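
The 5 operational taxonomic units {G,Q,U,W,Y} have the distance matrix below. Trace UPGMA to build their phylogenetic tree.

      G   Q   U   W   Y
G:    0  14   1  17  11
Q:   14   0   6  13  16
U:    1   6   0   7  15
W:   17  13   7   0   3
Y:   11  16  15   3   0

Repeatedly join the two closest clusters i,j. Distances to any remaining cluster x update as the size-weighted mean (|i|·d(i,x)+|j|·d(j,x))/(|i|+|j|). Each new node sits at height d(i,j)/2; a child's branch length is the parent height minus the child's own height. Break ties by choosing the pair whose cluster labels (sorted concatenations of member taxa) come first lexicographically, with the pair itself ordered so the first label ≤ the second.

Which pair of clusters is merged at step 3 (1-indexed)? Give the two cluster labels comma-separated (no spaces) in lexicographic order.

GU,Q

1. join G+U (d=1) ⇒ GU; edges |G|=1/2, |U|=1/2
  updated: d(GU,Q)=10, d(GU,W)=12, d(GU,Y)=13
2. join W+Y (d=3) ⇒ WY; edges |W|=3/2, |Y|=3/2
  updated: d(GU,WY)=25/2, d(Q,WY)=29/2
3. join GU+Q (d=10) ⇒ GQU; edges |GU|=9/2, |Q|=5
  updated: d(GQU,WY)=79/6
4. join GQU+WY (d=79/6) ⇒ GQUWY; edges |GQU|=19/12, |WY|=61/12
final tree: (((G:1/2,U:1/2):9/2,Q:5):19/12,(W:3/2,Y:3/2):61/12)
total length: 121/6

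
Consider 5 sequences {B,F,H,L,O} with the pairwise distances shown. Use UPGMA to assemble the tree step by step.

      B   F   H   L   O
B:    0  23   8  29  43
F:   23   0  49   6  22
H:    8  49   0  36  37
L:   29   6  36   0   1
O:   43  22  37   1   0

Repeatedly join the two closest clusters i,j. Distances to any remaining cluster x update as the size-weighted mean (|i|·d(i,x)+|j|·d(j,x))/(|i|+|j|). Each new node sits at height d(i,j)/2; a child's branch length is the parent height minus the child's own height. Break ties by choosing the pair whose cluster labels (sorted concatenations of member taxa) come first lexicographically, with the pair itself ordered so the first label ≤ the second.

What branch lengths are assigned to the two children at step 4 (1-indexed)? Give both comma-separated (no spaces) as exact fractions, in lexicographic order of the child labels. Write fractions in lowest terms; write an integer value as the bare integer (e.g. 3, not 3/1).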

++++++++++

### Activity
Go over the listing above and return each line with "UPGMA".

### Result
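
The 5 operational taxonomic units {G,Q,U,W,Y} have the distance matrix below. Trace UPGMA to build their phylogenetic tree.
Consider 5 sequences {B,F,H,L,O} with the pairwise distances shown. Use UPGMA to assemble the tree step by step.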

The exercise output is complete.